WHAT YOU ARE ASKED TO DO: Provide an exact reproduction of every entry.

SOURCE RECORDS:

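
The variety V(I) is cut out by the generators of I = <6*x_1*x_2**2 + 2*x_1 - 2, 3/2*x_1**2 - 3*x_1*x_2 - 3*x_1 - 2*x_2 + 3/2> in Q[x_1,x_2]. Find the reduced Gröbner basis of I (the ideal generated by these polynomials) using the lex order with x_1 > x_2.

f_1 = 6*x_1*x_2**2 + 2*x_1 - 2, LT = x_1*x_2**2.
f_2 = 3/2*x_1**2 - 3*x_1*x_2 - 3*x_1 - 2*x_2 + 3/2, LT = x_1**2.

S(f_1,f_2): lcm = x_1**2*x_2**2. S = 1/3*x_1**2 + 2*x_1*x_2**3 + 2*x_1*x_2**2 - 1/3*x_1 + 4/3*x_2**3 - x_2**2.
  reduce S modulo (f_1, f_2):
  remainder -1/3*x_1 + 4/3*x_2**3 - x_2**2 + 10/9*x_2 + 1/3 ≠ 0; add g_3 = -1/3*x_1 + 4/3*x_2**3 - x_2**2 + 10/9*x_2 + 1/3 to the basis.

S(f_1,g_3): lcm = x_1*x_2**2. S = 1/3*x_1 + 4*x_2**5 - 3*x_2**4 + 10/3*x_2**3 + x_2**2 - 1/3.
  reduce S modulo (f_1, f_2, g_3):
  remainder 4*x_2**5 - 3*x_2**4 + 14/3*x_2**3 + 10/9*x_2 ≠ 0; add g_4 = 4*x_2**5 - 3*x_2**4 + 14/3*x_2**3 + 10/9*x_2 to the basis.

The other S-polynomials (S(f_2,g_3), S(f_1,g_4), S(f_2,g_4), S(g_3,g_4)) all reduce to 0 modulo the current basis, so we have a Gröbner basis.
Inter-reduce: drop elements whose leading term is divisible by another's, tail-reduce, and make monic.

G = {x_1 - 4*x_2**3 + 3*x_2**2 - 10/3*x_2 - 1, x_2**5 - 3/4*x_2**4 + 7/6*x_2**3 + 5/18*x_2}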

SOLUTION TO THIS EXERCISE:
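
The variety V(I) is cut out by the generators of I = <6*x_1*x_2**2 + 2*x_1 - 2, 3/2*x_1**2 - 3*x_1*x_2 - 3*x_1 - 2*x_2 + 3/2> in Q[x_1,x_2]. Find the reduced Gröbner basis of I (the ideal generated by these polynomials) using the lex order with x_1 > x_2.

f_1 = 6*x_1*x_2**2 + 2*x_1 - 2, LT = x_1*x_2**2.
f_2 = 3/2*x_1**2 - 3*x_1*x_2 - 3*x_1 - 2*x_2 + 3/2, LT = x_1**2.

S(f_1,f_2): lcm = x_1**2*x_2**2. S = 1/3*x_1**2 + 2*x_1*x_2**3 + 2*x_1*x_2**2 - 1/3*x_1 + 4/3*x_2**3 - x_2**2.
  reduce S modulo (f_1, f_2):
  remainder -1/3*x_1 + 4/3*x_2**3 - x_2**2 + 10/9*x_2 + 1/3 ≠ 0; add g_3 = -1/3*x_1 + 4/3*x_2**3 - x_2**2 + 10/9*x_2 + 1/3 to the basis.

S(f_1,g_3): lcm = x_1*x_2**2. S = 1/3*x_1 + 4*x_2**5 - 3*x_2**4 + 10/3*x_2**3 + x_2**2 - 1/3.
  reduce S modulo (f_1, f_2, g_3):
  remainder 4*x_2**5 - 3*x_2**4 + 14/3*x_2**3 + 10/9*x_2 ≠ 0; add g_4 = 4*x_2**5 - 3*x_2**4 + 14/3*x_2**3 + 10/9*x_2 to the basis.

The other S-polynomials (S(f_2,g_3), S(f_1,g_4), S(f_2,g_4), S(g_3,g_4)) all reduce to 0 modulo the current basis, so we have a Gröbner basis.
Inter-reduce: drop elements whose leading term is divisible by another's, tail-reduce, and make monic.

G = {x_1 - 4*x_2**3 + 3*x_2**2 - 10/3*x_2 - 1, x_2**5 - 3/4*x_2**4 + 7/6*x_2**3 + 5/18*x_2}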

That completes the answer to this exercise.